▸ **Work task**
Reproduce every entry word for word.

=== Data provided ===

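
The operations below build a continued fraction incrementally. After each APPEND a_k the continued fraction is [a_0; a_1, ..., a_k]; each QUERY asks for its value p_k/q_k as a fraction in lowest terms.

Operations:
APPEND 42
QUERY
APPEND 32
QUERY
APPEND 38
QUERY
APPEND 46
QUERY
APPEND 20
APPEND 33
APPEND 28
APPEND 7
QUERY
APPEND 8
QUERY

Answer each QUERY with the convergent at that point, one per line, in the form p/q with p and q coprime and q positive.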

===

▸ **Your response**
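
The operations below build a continued fraction incrementally. After each APPEND a_k the continued fraction is [a_0; a_1, ..., a_k]; each QUERY asks for its value p_k/q_k as a fraction in lowest terms.

Operations:
APPEND 42
QUERY
APPEND 32
QUERY
APPEND 38
QUERY
APPEND 46
QUERY
APPEND 20
APPEND 33
APPEND 28
APPEND 7
QUERY
APPEND 8
QUERY

Answer each QUERY with the convergent at that point, one per line, in the form p/q with p and q coprime and q positive.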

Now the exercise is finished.